» Dataset entries
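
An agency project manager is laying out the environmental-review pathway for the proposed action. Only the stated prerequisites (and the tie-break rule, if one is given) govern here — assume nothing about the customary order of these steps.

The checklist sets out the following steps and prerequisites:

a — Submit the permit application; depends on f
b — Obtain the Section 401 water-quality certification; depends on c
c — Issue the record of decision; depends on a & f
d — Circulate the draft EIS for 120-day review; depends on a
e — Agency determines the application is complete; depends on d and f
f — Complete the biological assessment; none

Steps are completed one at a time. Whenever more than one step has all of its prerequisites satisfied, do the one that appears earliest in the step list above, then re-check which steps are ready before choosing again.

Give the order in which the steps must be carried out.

f has no prerequisites → f first.
Next only a has its prerequisites met → a.
Ready: c and d. c is listed earlier → c.
b now also ready, so the ready set is {b, d}; b is listed earlier → b.
That leaves d as the only ready step → d.
Next only e has its prerequisites met → e.

f, a, c, b, d, e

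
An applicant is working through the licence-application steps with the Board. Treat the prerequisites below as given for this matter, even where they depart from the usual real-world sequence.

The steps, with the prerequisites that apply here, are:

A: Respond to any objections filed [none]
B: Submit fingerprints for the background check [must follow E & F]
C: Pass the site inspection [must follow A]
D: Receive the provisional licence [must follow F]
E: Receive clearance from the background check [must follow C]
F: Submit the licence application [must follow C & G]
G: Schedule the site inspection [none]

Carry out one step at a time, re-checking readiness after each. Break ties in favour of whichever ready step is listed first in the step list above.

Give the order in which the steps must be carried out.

A → C → E → G → F → B → D

A and G have no prerequisites; A is listed earlier, so A is first.
Now C and G have their prerequisites met. C is listed earlier, so C next.
E and G are both available; E is listed earlier → E.
Next only G has its prerequisites met → G.
That leaves F as the only ready step → F.
Ready: B and D. B is listed earlier → B.
D needed F, now all done → D.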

» What you need to do
Every record above needs to be copied exactly.

» Result below
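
An agency project manager is laying out the environmental-review pathway for the proposed action. Only the stated prerequisites (and the tie-break rule, if one is given) govern here — assume nothing about the customary order of these steps.

The checklist sets out the following steps and prerequisites:

a — Submit the permit application; depends on f
b — Obtain the Section 401 water-quality certification; depends on c
c — Issue the record of decision; depends on a & f
d — Circulate the draft EIS for 120-day review; depends on a
e — Agency determines the application is complete; depends on d and f
f — Complete the biological assessment; none

Steps are completed one at a time. Whenever more than one step has all of its prerequisites satisfied, do the one that appears earliest in the step list above, then re-check which steps are ready before choosing again.

Give the order in which the steps must be carried out.

f has no prerequisites → f first.
Next only a has its prerequisites met → a.
Ready: c and d. c is listed earlier → c.
b now also ready, so the ready set is {b, d}; b is listed earlier → b.
That leaves d as the only ready step → d.
Next only e has its prerequisites met → e.

f, a, c, b, d, e

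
An applicant is working through the licence-application steps with the Board. Treat the prerequisites below as given for this matter, even where they depart from the usual real-world sequence.

The steps, with the prerequisites that apply here, are:

A: Respond to any objections filed [none]
B: Submit fingerprints for the background check [must follow E & F]
C: Pass the site inspection [must follow A]
D: Receive the provisional licence [must follow F]
E: Receive clearance from the background check [must follow C]
F: Submit the licence application [must follow C & G]
G: Schedule the site inspection [none]

Carry out one step at a time, re-checking readiness after each. Break ties in favour of whichever ready step is listed first in the step list above.

Give the order in which the steps must be carried out.

A → C → E → G → F → B → D

A and G have no prerequisites; A is listed earlier, so A is first.
Now C and G have their prerequisites met. C is listed earlier, so C next.
E and G are both available; E is listed earlier → E.
Next only G has its prerequisites met → G.
That leaves F as the only ready step → F.
Ready: B and D. B is listed earlier → B.
D needed F, now all done → D.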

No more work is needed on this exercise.